-- Data listing follows --

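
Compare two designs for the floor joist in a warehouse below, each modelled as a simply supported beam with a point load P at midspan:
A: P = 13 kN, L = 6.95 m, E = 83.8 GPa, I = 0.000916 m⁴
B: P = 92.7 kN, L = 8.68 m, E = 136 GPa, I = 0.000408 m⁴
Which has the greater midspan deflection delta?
Model: a simply supported beam with a point load P at midspan, so delta = (P·L^3) / (48·E·I) (SI units).
  A: delta = (13000 × 6.95^3) / (48 × (8.38 × 10¹⁰) × 0.000916) = 0.001184 m = 1.184 mm
  B: delta = (92700 × 8.68^3) / (48 × (1.36 × 10¹¹) × 0.000408) = 0.02276 m = 22.76 mm
22.76 mm > 1.184 mm, so B is larger.
Final answer: B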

-- Data listing concluded --

#### What is being asked:
Each entry needs to be given again exactly as it stands.

#### Answer space:
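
Compare two designs for the floor joist in a warehouse below, each modelled as a simply supported beam with a point load P at midspan:
A: P = 13 kN, L = 6.95 m, E = 83.8 GPa, I = 0.000916 m⁴
B: P = 92.7 kN, L = 8.68 m, E = 136 GPa, I = 0.000408 m⁴
Which has the greater midspan deflection delta?
Model: a simply supported beam with a point load P at midspan, so delta = (P·L^3) / (48·E·I) (SI units).
  A: delta = (13000 × 6.95^3) / (48 × (8.38 × 10¹⁰) × 0.000916) = 0.001184 m = 1.184 mm
  B: delta = (92700 × 8.68^3) / (48 × (1.36 × 10¹¹) × 0.000408) = 0.02276 m = 22.76 mm
22.76 mm > 1.184 mm, so B is larger.
Final answer: B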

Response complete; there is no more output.